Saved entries
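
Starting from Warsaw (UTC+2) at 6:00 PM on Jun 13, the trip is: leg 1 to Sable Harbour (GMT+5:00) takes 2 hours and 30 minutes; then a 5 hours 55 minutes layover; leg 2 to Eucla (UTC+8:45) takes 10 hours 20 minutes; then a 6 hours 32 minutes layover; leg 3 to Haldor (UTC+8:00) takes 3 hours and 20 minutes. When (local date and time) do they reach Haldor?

4:37 AM on June 15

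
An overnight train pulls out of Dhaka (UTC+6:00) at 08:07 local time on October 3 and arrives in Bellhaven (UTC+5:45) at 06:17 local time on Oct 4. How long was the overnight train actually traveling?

22 hours 25 minutes

Bellhaven is 0:15 behind Dhaka.
Clock-face elapsed time (ignoring zones) is 22 hours 10 minutes.
Actual elapsed = 22 hours 10 minutes + 0:15 = 22 hours 25 minutes.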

### Directions
Give every line above again, word for word.

### Written reply
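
Starting from Warsaw (UTC+2) at 6:00 PM on Jun 13, the trip is: leg 1 to Sable Harbour (GMT+5:00) takes 2 hours and 30 minutes; then a 5 hours 55 minutes layover; leg 2 to Eucla (UTC+8:45) takes 10 hours 20 minutes; then a 6 hours 32 minutes layover; leg 3 to Haldor (UTC+8:00) takes 3 hours and 20 minutes. When (local date and time) do they reach Haldor?

4:37 AM on June 15

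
An overnight train pulls out of Dhaka (UTC+6:00) at 08:07 local time on October 3 and arrives in Bellhaven (UTC+5:45) at 06:17 local time on Oct 4. How long was the overnight train actually traveling?

22 hours 25 minutes

Bellhaven is 0:15 behind Dhaka.
Clock-face elapsed time (ignoring zones) is 22 hours 10 minutes.
Actual elapsed = 22 hours 10 minutes + 0:15 = 22 hours 25 minutes.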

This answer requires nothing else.